BEGIN MATERIAL FOR THE TASK

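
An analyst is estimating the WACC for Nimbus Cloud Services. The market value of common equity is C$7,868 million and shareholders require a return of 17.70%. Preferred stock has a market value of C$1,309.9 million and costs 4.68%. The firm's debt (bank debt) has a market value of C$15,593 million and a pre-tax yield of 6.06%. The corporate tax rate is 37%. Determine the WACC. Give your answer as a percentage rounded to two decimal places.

8.27%

Total capital V = 7868 + 1309.9 + 15593 = 24770.9.
Equity: weight = 7868/24770.9 = 0.3176; cost = 17.7%.
Preferred: weight = 1309.9/24770.9 = 0.0529; cost = 4.68%.
Bank debt: weight = 15593/24770.9 = 0.6295; after-tax cost = 6.06% × (1 − 37%) = 3.8178%.
WACC = 0.3176 × 17.7000% + 0.0529 × 4.6800% + 0.6295 × 3.8178% = 8.2728%.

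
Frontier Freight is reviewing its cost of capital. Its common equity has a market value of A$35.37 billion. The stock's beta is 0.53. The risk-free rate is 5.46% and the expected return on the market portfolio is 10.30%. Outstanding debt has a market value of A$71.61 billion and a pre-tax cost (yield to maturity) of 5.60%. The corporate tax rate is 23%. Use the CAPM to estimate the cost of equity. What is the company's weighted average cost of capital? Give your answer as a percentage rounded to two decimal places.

Market risk premium = 10.3% − 5.46% = 4.84%.
Cost of equity via CAPM: Re = 5.46% + 0.53 × 4.84% = 8.0252%.
Total capital V = 35.37 + 71.61 = 106.98.
Equity: weight = 35.37/106.98 = 0.3306; cost = 8.0252%.
Debt: weight = 71.61/106.98 = 0.6694; after-tax cost = 5.6% × (1 − 23%) = 4.3120%.
WACC = 0.3306 × 8.0252% + 0.6694 × 4.3120% = 5.5397%.

5.54%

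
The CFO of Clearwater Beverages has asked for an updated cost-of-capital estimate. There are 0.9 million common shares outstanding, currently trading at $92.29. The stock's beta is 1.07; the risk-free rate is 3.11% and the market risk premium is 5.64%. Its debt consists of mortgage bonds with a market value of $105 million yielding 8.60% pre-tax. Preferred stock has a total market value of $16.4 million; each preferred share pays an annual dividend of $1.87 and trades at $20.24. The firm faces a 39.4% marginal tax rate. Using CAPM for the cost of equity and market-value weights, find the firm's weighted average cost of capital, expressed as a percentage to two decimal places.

Cost of equity via CAPM: Re = 3.11% + 1.07 × 5.64% = 9.1448%.
Cost of preferred: Rp = 1.87 / 20.24 = 9.2391%.
Market value of equity E = 92.29 × 0.9m = 83.061m.
Total capital V = 83.061 + 16.4 + 105 = 204.461.
Equity: weight = 83.061/204.461 = 0.4062; cost = 9.1448%.
Preferred: weight = 16.4/204.461 = 0.0802; cost = 9.2391%.
Mortgage bonds: weight = 105/204.461 = 0.5135; after-tax cost = 8.6% × (1 − 39.4%) = 5.2116%.
WACC = 0.4062 × 9.1448% + 0.0802 × 9.2391% + 0.5135 × 5.2116% = 7.1325%.

7.13%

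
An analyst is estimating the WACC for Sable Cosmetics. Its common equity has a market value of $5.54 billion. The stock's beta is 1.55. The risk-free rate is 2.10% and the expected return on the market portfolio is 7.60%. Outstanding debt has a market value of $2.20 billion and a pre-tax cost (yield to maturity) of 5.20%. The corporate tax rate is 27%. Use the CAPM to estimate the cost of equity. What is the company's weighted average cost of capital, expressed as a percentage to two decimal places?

Market risk premium = 7.6% − 2.1% = 5.5%.
Cost of equity via CAPM: Re = 2.1% + 1.55 × 5.5% = 10.6250%.
Total capital V = 5.54 + 2.2 = 7.74.
Equity: weight = 5.54/7.74 = 0.7158; cost = 10.625%.
Debt: weight = 2.2/7.74 = 0.2842; after-tax cost = 5.2% × (1 − 27%) = 3.7960%.
WACC = 0.7158 × 10.6250% + 0.2842 × 3.7960% = 8.6839%.

8.68%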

END MATERIAL FOR THE TASK

▸ EXERCISE DESCRIPTION
Beginning with the first line and ending with the last, restate the data word for word.

▸ EXERCISE ANSWER
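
An analyst is estimating the WACC for Nimbus Cloud Services. The market value of common equity is C$7,868 million and shareholders require a return of 17.70%. Preferred stock has a market value of C$1,309.9 million and costs 4.68%. The firm's debt (bank debt) has a market value of C$15,593 million and a pre-tax yield of 6.06%. The corporate tax rate is 37%. Determine the WACC. Give your answer as a percentage rounded to two decimal places.

8.27%

Total capital V = 7868 + 1309.9 + 15593 = 24770.9.
Equity: weight = 7868/24770.9 = 0.3176; cost = 17.7%.
Preferred: weight = 1309.9/24770.9 = 0.0529; cost = 4.68%.
Bank debt: weight = 15593/24770.9 = 0.6295; after-tax cost = 6.06% × (1 − 37%) = 3.8178%.
WACC = 0.3176 × 17.7000% + 0.0529 × 4.6800% + 0.6295 × 3.8178% = 8.2728%.

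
Frontier Freight is reviewing its cost of capital. Its common equity has a market value of A$35.37 billion. The stock's beta is 0.53. The risk-free rate is 5.46% and the expected return on the market portfolio is 10.30%. Outstanding debt has a market value of A$71.61 billion and a pre-tax cost (yield to maturity) of 5.60%. The corporate tax rate is 23%. Use the CAPM to estimate the cost of equity. What is the company's weighted average cost of capital? Give your answer as a percentage rounded to two decimal places.

Market risk premium = 10.3% − 5.46% = 4.84%.
Cost of equity via CAPM: Re = 5.46% + 0.53 × 4.84% = 8.0252%.
Total capital V = 35.37 + 71.61 = 106.98.
Equity: weight = 35.37/106.98 = 0.3306; cost = 8.0252%.
Debt: weight = 71.61/106.98 = 0.6694; after-tax cost = 5.6% × (1 − 23%) = 4.3120%.
WACC = 0.3306 × 8.0252% + 0.6694 × 4.3120% = 5.5397%.

5.54%

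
The CFO of Clearwater Beverages has asked for an updated cost-of-capital estimate. There are 0.9 million common shares outstanding, currently trading at $92.29. The stock's beta is 1.07; the risk-free rate is 3.11% and the market risk premium is 5.64%. Its debt consists of mortgage bonds with a market value of $105 million yielding 8.60% pre-tax. Preferred stock has a total market value of $16.4 million; each preferred share pays an annual dividend of $1.87 and trades at $20.24. The firm faces a 39.4% marginal tax rate. Using CAPM for the cost of equity and market-value weights, find the firm's weighted average cost of capital, expressed as a percentage to two decimal places.

Cost of equity via CAPM: Re = 3.11% + 1.07 × 5.64% = 9.1448%.
Cost of preferred: Rp = 1.87 / 20.24 = 9.2391%.
Market value of equity E = 92.29 × 0.9m = 83.061m.
Total capital V = 83.061 + 16.4 + 105 = 204.461.
Equity: weight = 83.061/204.461 = 0.4062; cost = 9.1448%.
Preferred: weight = 16.4/204.461 = 0.0802; cost = 9.2391%.
Mortgage bonds: weight = 105/204.461 = 0.5135; after-tax cost = 8.6% × (1 − 39.4%) = 5.2116%.
WACC = 0.4062 × 9.1448% + 0.0802 × 9.2391% + 0.5135 × 5.2116% = 7.1325%.

7.13%

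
An analyst is estimating the WACC for Sable Cosmetics. Its common equity has a market value of $5.54 billion. The stock's beta is 1.55. The risk-free rate is 2.10% and the expected return on the market portfolio is 7.60%. Outstanding debt has a market value of $2.20 billion and a pre-tax cost (yield to maturity) of 5.20%. The corporate tax rate is 27%. Use the CAPM to estimate the cost of equity. What is the company's weighted average cost of capital, expressed as a percentage to two decimal places?

Market risk premium = 7.6% − 2.1% = 5.5%.
Cost of equity via CAPM: Re = 2.1% + 1.55 × 5.5% = 10.6250%.
Total capital V = 5.54 + 2.2 = 7.74.
Equity: weight = 5.54/7.74 = 0.7158; cost = 10.625%.
Debt: weight = 2.2/7.74 = 0.2842; after-tax cost = 5.2% × (1 − 27%) = 3.7960%.
WACC = 0.7158 × 10.6250% + 0.2842 × 3.7960% = 8.6839%.

8.68%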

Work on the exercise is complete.